__Description of the task__: Reproduce exactly the lines below, from the first through the one containing "gap + scores[quota]", and nothing more.

__Dataset__:
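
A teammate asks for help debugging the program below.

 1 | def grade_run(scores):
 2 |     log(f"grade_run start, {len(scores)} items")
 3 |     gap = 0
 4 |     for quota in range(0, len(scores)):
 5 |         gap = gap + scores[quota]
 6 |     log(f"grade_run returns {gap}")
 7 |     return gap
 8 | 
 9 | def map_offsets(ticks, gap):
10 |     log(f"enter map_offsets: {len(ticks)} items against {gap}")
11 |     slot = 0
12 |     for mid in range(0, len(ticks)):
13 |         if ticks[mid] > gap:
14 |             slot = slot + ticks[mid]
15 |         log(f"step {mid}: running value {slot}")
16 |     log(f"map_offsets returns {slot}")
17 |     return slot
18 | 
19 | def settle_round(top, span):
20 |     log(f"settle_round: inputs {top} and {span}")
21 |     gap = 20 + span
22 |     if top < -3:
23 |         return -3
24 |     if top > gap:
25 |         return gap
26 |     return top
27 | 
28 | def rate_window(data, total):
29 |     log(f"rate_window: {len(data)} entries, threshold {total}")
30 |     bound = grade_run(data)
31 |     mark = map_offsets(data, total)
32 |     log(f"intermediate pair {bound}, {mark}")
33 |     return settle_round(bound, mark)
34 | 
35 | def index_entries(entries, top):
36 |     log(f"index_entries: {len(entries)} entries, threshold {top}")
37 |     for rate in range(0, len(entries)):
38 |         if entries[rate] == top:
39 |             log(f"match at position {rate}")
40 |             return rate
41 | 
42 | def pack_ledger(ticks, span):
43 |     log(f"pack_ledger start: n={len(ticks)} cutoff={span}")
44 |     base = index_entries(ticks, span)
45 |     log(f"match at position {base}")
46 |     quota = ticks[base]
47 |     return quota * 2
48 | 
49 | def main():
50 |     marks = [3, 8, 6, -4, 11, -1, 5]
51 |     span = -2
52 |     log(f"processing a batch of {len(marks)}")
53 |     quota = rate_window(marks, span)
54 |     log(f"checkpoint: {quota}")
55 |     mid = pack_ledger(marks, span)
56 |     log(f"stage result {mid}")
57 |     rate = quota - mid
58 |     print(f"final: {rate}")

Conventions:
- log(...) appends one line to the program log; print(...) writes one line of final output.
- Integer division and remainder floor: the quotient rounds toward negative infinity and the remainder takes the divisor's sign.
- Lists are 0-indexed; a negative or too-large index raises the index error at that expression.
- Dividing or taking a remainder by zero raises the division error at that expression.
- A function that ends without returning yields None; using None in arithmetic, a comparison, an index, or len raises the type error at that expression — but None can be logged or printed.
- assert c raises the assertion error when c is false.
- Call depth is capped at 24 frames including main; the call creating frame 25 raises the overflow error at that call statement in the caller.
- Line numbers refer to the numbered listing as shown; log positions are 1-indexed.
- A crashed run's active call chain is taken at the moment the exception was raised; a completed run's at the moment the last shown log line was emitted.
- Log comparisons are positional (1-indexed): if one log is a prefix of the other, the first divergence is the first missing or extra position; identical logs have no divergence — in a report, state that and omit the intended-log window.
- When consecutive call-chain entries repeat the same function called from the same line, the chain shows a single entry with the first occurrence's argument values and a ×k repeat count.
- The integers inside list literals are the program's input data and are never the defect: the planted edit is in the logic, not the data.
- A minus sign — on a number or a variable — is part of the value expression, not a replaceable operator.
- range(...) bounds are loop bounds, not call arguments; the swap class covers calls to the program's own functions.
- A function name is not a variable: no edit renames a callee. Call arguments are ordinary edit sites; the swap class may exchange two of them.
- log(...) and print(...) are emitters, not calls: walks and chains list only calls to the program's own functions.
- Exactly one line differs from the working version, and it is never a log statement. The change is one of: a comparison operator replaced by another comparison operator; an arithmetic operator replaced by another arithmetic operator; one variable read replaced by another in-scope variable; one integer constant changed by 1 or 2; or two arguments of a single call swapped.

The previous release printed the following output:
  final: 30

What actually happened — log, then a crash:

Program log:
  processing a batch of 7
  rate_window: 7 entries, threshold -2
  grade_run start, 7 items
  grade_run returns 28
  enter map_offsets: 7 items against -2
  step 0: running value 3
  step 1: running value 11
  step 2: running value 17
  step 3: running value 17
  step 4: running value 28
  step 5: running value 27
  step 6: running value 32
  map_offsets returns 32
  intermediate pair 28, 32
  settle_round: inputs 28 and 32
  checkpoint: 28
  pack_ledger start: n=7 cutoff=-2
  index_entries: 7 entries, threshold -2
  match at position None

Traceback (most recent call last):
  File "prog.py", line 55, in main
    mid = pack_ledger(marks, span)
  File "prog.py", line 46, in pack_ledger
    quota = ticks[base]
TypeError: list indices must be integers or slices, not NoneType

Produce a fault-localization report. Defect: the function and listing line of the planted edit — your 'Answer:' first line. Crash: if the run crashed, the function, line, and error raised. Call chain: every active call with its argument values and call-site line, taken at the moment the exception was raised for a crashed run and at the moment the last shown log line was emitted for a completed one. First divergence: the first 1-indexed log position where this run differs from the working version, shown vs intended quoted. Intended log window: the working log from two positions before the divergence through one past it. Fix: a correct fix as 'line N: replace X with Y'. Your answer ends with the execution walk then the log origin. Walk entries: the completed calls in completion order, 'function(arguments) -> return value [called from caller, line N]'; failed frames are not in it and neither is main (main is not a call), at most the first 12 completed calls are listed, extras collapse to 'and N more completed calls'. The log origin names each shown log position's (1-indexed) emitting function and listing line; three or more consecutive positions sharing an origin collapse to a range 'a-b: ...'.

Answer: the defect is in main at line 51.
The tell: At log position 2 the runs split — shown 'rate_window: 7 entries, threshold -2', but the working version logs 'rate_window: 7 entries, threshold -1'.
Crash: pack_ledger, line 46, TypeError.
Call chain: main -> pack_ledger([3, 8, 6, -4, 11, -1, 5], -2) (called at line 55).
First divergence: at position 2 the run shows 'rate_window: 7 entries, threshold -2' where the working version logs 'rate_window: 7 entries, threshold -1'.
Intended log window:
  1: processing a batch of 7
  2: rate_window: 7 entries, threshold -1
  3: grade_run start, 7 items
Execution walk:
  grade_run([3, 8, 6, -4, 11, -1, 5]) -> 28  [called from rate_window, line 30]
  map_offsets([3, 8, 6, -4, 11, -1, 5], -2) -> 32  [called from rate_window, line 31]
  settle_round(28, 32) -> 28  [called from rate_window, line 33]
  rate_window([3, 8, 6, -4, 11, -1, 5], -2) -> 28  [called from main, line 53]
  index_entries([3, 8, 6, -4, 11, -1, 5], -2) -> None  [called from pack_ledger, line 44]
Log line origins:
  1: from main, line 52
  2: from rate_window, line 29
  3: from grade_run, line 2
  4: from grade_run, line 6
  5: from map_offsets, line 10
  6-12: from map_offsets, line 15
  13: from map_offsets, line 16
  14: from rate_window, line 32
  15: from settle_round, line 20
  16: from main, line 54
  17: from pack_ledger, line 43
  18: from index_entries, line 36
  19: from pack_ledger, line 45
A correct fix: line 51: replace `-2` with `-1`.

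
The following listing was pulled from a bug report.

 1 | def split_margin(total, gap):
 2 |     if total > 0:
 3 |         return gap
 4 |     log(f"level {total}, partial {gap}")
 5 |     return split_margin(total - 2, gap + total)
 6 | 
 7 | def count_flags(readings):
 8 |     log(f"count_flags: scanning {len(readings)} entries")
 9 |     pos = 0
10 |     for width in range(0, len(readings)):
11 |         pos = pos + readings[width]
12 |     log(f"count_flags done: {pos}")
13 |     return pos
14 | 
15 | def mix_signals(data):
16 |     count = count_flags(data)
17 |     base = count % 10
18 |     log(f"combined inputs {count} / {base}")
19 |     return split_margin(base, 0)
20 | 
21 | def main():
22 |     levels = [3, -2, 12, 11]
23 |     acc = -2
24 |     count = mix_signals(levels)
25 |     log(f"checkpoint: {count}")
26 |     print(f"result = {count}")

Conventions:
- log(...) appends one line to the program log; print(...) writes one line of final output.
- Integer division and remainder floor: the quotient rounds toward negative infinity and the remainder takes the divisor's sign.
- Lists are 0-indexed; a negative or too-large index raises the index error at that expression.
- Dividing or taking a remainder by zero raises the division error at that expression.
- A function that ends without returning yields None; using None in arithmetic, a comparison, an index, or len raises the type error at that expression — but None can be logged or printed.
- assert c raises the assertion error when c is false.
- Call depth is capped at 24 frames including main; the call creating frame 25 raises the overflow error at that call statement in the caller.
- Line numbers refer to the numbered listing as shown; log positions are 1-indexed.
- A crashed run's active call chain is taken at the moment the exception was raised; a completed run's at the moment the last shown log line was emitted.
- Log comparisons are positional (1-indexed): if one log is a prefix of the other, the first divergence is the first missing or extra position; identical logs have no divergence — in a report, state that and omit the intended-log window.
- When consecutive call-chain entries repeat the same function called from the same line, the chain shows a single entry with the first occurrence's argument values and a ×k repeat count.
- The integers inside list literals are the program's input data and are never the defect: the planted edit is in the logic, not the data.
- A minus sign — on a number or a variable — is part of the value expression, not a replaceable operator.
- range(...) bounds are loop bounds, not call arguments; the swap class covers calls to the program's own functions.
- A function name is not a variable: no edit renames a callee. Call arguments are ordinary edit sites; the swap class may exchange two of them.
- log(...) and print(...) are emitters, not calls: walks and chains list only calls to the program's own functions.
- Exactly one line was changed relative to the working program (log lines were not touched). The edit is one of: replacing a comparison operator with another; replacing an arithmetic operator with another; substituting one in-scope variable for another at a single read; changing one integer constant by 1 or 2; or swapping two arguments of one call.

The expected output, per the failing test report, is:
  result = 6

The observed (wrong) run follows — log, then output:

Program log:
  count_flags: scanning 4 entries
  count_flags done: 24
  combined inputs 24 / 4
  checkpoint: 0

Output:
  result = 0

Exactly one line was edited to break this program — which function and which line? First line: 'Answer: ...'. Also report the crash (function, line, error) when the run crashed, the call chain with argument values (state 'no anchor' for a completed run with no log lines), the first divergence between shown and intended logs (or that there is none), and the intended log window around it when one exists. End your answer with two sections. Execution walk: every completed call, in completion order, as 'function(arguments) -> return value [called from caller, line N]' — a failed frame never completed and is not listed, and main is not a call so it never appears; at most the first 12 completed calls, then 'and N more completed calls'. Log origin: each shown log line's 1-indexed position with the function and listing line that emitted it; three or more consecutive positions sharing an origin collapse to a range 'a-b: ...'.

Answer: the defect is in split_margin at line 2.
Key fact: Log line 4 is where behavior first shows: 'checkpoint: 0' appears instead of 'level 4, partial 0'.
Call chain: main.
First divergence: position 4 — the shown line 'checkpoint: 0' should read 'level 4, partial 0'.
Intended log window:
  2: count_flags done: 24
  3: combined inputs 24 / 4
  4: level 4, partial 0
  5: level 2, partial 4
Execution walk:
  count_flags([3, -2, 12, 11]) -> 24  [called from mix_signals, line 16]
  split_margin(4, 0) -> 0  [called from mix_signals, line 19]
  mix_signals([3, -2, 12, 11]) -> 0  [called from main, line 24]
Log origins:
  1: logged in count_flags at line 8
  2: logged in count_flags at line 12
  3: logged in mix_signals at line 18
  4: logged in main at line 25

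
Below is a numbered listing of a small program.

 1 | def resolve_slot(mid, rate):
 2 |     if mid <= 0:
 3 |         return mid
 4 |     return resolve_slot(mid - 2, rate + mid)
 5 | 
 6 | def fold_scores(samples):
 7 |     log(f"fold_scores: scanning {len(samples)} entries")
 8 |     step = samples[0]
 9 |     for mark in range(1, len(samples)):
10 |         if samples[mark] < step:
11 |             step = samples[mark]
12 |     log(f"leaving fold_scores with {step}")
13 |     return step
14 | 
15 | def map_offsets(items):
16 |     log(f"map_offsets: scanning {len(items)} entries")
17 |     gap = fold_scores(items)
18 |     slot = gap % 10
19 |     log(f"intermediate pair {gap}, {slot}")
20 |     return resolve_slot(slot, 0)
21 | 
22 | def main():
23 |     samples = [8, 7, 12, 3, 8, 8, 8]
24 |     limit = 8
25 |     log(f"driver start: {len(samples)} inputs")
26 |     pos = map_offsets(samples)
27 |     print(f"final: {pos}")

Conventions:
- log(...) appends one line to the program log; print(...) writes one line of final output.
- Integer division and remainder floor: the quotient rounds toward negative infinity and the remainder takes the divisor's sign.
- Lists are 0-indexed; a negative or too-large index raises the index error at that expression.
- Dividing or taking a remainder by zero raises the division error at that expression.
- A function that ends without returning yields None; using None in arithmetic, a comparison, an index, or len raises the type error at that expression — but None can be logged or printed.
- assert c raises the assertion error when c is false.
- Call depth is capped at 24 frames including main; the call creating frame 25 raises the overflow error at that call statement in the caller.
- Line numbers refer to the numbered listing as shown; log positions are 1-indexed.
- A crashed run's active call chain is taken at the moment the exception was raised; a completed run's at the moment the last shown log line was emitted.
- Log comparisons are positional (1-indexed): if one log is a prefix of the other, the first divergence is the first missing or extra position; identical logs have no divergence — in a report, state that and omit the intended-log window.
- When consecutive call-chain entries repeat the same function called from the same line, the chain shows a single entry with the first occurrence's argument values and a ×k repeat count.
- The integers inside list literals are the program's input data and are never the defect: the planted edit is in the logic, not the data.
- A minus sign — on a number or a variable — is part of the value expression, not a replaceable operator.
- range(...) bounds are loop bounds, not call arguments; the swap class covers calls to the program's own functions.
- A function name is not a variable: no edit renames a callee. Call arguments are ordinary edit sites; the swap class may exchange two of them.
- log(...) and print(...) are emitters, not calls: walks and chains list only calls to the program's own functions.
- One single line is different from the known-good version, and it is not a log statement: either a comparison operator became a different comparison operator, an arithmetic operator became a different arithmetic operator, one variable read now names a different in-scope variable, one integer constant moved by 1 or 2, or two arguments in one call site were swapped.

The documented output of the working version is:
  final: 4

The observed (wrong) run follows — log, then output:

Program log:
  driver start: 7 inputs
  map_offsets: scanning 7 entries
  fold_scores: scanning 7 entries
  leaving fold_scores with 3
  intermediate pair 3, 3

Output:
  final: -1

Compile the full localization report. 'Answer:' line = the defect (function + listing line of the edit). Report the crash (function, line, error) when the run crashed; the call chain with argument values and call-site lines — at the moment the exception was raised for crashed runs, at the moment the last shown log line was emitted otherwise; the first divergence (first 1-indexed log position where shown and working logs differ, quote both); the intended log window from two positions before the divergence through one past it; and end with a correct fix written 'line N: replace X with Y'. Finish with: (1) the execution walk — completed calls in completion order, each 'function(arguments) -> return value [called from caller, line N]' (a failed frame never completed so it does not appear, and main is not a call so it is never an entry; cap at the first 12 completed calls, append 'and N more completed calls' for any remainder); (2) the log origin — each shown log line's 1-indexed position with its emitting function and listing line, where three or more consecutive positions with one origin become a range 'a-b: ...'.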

__Answer section__:
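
A teammate asks for help debugging the program below.

 1 | def grade_run(scores):
 2 |     log(f"grade_run start, {len(scores)} items")
 3 |     gap = 0
 4 |     for quota in range(0, len(scores)):
 5 |         gap = gap + scores[quota]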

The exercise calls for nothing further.